Data provided.

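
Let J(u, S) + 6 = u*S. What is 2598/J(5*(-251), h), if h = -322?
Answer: 1299/202052 ≈ 0.0064290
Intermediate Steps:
J(u, S) = -6 + S*u (J(u, S) = -6 + u*S = -6 + S*u)
2598/J(5*(-251), h) = 2598/(-6 - 1610*(-251)) = 2598/(-6 - 322*(-1255)) = 2598/(-6 + 404110) = 2598/404104 = 2598*(1/404104) = 1299/202052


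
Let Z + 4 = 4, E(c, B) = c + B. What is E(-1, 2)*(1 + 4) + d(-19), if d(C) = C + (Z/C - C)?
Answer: 5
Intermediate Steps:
E(c, B) = B + c
Z = 0 (Z = -4 + 4 = 0)
d(C) = 0 (d(C) = C + (0/C - C) = C + (0 - C) = C - C = 0)
E(-1, 2)*(1 + 4) + d(-19) = (2 - 1)*(1 + 4) + 0 = 1*5 + 0 = 5 + 0 = 5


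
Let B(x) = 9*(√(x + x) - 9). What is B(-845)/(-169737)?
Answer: 27/56579 - 39*I*√10/56579 ≈ 0.00047721 - 0.0021798*I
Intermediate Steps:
B(x) = -81 + 9*√2*√x (B(x) = 9*(√(2*x) - 9) = 9*(√2*√x - 9) = 9*(-9 + √2*√x) = -81 + 9*√2*√x)
B(-845)/(-169737) = (-81 + 9*√2*√(-845))/(-169737) = (-81 + 9*√2*(13*I*√5))*(-1/169737) = (-81 + 117*I*√10)*(-1/169737) = 27/56579 - 39*I*√10/56579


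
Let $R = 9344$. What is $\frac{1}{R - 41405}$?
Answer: $- \frac{1}{32061} \approx -3.1191 \cdot 10^{-5}$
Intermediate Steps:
$\frac{1}{R - 41405} = \frac{1}{9344 - 41405} = \frac{1}{-32061} = - \frac{1}{32061}$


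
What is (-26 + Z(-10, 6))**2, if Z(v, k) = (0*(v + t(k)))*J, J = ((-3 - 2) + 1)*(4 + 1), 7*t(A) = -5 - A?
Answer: 676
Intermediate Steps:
t(A) = -5/7 - A/7 (t(A) = (-5 - A)/7 = -5/7 - A/7)
J = -20 (J = (-5 + 1)*5 = -4*5 = -20)
Z(v, k) = 0 (Z(v, k) = (0*(v + (-5/7 - k/7)))*(-20) = (0*(-5/7 + v - k/7))*(-20) = 0*(-20) = 0)
(-26 + Z(-10, 6))**2 = (-26 + 0)**2 = (-26)**2 = 676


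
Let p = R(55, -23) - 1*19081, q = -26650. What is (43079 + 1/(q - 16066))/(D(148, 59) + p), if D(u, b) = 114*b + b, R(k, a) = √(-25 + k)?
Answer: -2828329859331/807287473447 - 1840162563*√30/6458299787576 ≈ -3.5051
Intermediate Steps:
D(u, b) = 115*b
p = -19081 + √30 (p = √(-25 + 55) - 1*19081 = √30 - 19081 = -19081 + √30 ≈ -19076.)
(43079 + 1/(q - 16066))/(D(148, 59) + p) = (43079 + 1/(-26650 - 16066))/(115*59 + (-19081 + √30)) = (43079 + 1/(-42716))/(6785 + (-19081 + √30)) = (43079 - 1/42716)/(-12296 + √30) = 1840162563/(42716*(-12296 + √30))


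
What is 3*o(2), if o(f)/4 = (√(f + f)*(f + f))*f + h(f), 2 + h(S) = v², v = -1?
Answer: 180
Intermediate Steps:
h(S) = -1 (h(S) = -2 + (-1)² = -2 + 1 = -1)
o(f) = -4 + 8*√2*f^(5/2) (o(f) = 4*((√(f + f)*(f + f))*f - 1) = 4*((√(2*f)*(2*f))*f - 1) = 4*(((√2*√f)*(2*f))*f - 1) = 4*((2*√2*f^(3/2))*f - 1) = 4*(2*√2*f^(5/2) - 1) = 4*(-1 + 2*√2*f^(5/2)) = -4 + 8*√2*f^(5/2))
3*o(2) = 3*(-4 + 8*√2*2^(5/2)) = 3*(-4 + 8*√2*(4*√2)) = 3*(-4 + 64) = 3*60 = 180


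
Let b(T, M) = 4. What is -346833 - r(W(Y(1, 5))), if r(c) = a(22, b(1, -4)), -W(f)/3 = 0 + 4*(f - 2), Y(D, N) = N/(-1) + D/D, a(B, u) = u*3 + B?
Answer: -346867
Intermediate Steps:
a(B, u) = B + 3*u (a(B, u) = 3*u + B = B + 3*u)
Y(D, N) = 1 - N (Y(D, N) = N*(-1) + 1 = -N + 1 = 1 - N)
W(f) = 24 - 12*f (W(f) = -3*(0 + 4*(f - 2)) = -3*(0 + 4*(-2 + f)) = -3*(0 + (-8 + 4*f)) = -3*(-8 + 4*f) = 24 - 12*f)
r(c) = 34 (r(c) = 22 + 3*4 = 22 + 12 = 34)
-346833 - r(W(Y(1, 5))) = -346833 - 1*34 = -346833 - 34 = -346867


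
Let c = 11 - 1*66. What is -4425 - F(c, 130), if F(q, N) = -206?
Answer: -4219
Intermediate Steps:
c = -55 (c = 11 - 66 = -55)
-4425 - F(c, 130) = -4425 - 1*(-206) = -4425 + 206 = -4219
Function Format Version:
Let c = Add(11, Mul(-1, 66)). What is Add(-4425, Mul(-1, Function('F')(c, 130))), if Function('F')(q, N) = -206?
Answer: -4219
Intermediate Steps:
c = -55 (c = Add(11, -66) = -55)
Add(-4425, Mul(-1, Function('F')(c, 130))) = Add(-4425, Mul(-1, -206)) = Add(-4425, 206) = -4219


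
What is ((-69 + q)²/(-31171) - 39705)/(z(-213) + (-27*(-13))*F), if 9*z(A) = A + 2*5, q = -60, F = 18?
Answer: -11138950764/1766117689 ≈ -6.3070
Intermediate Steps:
z(A) = 10/9 + A/9 (z(A) = (A + 2*5)/9 = (A + 10)/9 = (10 + A)/9 = 10/9 + A/9)
((-69 + q)²/(-31171) - 39705)/(z(-213) + (-27*(-13))*F) = ((-69 - 60)²/(-31171) - 39705)/((10/9 + (⅑)*(-213)) - 27*(-13)*18) = ((-129)²*(-1/31171) - 39705)/((10/9 - 71/3) + 351*18) = (16641*(-1/31171) - 39705)/(-203/9 + 6318) = (-16641/31171 - 39705)/(56659/9) = -1237661196/31171*9/56659 = -11138950764/1766117689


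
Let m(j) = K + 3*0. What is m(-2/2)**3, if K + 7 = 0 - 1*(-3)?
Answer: -64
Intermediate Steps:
K = -4 (K = -7 + (0 - 1*(-3)) = -7 + (0 + 3) = -7 + 3 = -4)
m(j) = -4 (m(j) = -4 + 3*0 = -4 + 0 = -4)
m(-2/2)**3 = (-4)**3 = -64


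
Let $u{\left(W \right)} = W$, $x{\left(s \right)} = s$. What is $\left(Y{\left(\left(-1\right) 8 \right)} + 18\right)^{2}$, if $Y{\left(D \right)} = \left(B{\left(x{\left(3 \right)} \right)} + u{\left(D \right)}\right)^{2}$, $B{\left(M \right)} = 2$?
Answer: $2916$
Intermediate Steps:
$Y{\left(D \right)} = \left(2 + D\right)^{2}$
$\left(Y{\left(\left(-1\right) 8 \right)} + 18\right)^{2} = \left(\left(2 - 8\right)^{2} + 18\right)^{2} = \left(\left(-6\right)^{2} + 18\right)^{2} = \left(36 + 18\right)^{2} = 54^{2} = 2916$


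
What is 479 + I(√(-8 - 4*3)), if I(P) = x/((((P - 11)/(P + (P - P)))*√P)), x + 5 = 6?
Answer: (958*√5 + 5269*I + 5^(¼)*(1 - I))/(2*√5 + 11*I) ≈ 478.93 - 0.16409*I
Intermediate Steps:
x = 1 (x = -5 + 6 = 1)
I(P) = √P/(-11 + P) (I(P) = 1/(((P - 11)/(P + (P - P)))*√P) = 1/(((-11 + P)/(P + 0))*√P) = 1/(((-11 + P)/P)*√P) = 1/((-11 + P)/√P) = 1*(√P/(-11 + P)) = √P/(-11 + P))
479 + I(√(-8 - 4*3)) = 479 + √(√(-8 - 4*3))/(-11 + √(-8 - 4*3)) = 479 + √(√(-8 - 12))/(-11 + √(-8 - 12)) = 479 + √(√(-20))/(-11 + √(-20)) = 479 + √(2*I*√5)/(-11 + 2*I*√5) = 479 + (√2*5^(¼)*√I)/(-11 + 2*I*√5) = 479 + √2*5^(¼)*√I/(-11 + 2*I*√5)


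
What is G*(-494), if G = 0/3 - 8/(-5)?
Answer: -3952/5 ≈ -790.40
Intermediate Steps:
G = 8/5 (G = 0*(⅓) - 8*(-⅕) = 0 + 8/5 = 8/5 ≈ 1.6000)
G*(-494) = (8/5)*(-494) = -3952/5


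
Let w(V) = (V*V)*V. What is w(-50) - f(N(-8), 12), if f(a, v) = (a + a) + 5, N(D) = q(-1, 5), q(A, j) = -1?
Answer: -125003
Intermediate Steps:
N(D) = -1
f(a, v) = 5 + 2*a (f(a, v) = 2*a + 5 = 5 + 2*a)
w(V) = V³ (w(V) = V²*V = V³)
w(-50) - f(N(-8), 12) = (-50)³ - (5 + 2*(-1)) = -125000 - (5 - 2) = -125000 - 1*3 = -125000 - 3 = -125003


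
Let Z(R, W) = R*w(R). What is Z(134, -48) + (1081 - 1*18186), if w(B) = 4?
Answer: -16569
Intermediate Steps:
Z(R, W) = 4*R (Z(R, W) = R*4 = 4*R)
Z(134, -48) + (1081 - 1*18186) = 4*134 + (1081 - 1*18186) = 536 + (1081 - 18186) = 536 - 17105 = -16569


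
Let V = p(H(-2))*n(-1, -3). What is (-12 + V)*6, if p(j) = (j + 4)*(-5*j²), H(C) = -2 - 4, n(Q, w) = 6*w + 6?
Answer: -25992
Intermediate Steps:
n(Q, w) = 6 + 6*w
H(C) = -6
p(j) = -5*j²*(4 + j) (p(j) = (4 + j)*(-5*j²) = -5*j²*(4 + j))
V = -4320 (V = (5*(-6)²*(-4 - 1*(-6)))*(6 + 6*(-3)) = (5*36*(-4 + 6))*(6 - 18) = (5*36*2)*(-12) = 360*(-12) = -4320)
(-12 + V)*6 = (-12 - 4320)*6 = -4332*6 = -25992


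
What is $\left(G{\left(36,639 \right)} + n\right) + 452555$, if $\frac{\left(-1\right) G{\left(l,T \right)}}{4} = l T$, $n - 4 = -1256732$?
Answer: $-896189$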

Requirement. Exactly the lines from the one containing "Answer: -16569" through the end of the records above are to be printed, and no others.

Answer to this task.
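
Answer: -16569
Intermediate Steps:
Z(R, W) = 4*R (Z(R, W) = R*4 = 4*R)
Z(134, -48) + (1081 - 1*18186) = 4*134 + (1081 - 1*18186) = 536 + (1081 - 18186) = 536 - 17105 = -16569


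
Let V = p(H(-2))*n(-1, -3). What is (-12 + V)*6, if p(j) = (j + 4)*(-5*j²), H(C) = -2 - 4, n(Q, w) = 6*w + 6?
Answer: -25992
Intermediate Steps:
n(Q, w) = 6 + 6*w
H(C) = -6
p(j) = -5*j²*(4 + j) (p(j) = (4 + j)*(-5*j²) = -5*j²*(4 + j))
V = -4320 (V = (5*(-6)²*(-4 - 1*(-6)))*(6 + 6*(-3)) = (5*36*(-4 + 6))*(6 - 18) = (5*36*2)*(-12) = 360*(-12) = -4320)
(-12 + V)*6 = (-12 - 4320)*6 = -4332*6 = -25992


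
What is $\left(G{\left(36,639 \right)} + n\right) + 452555$, if $\frac{\left(-1\right) G{\left(l,T \right)}}{4} = l T$, $n - 4 = -1256732$?
Answer: $-896189$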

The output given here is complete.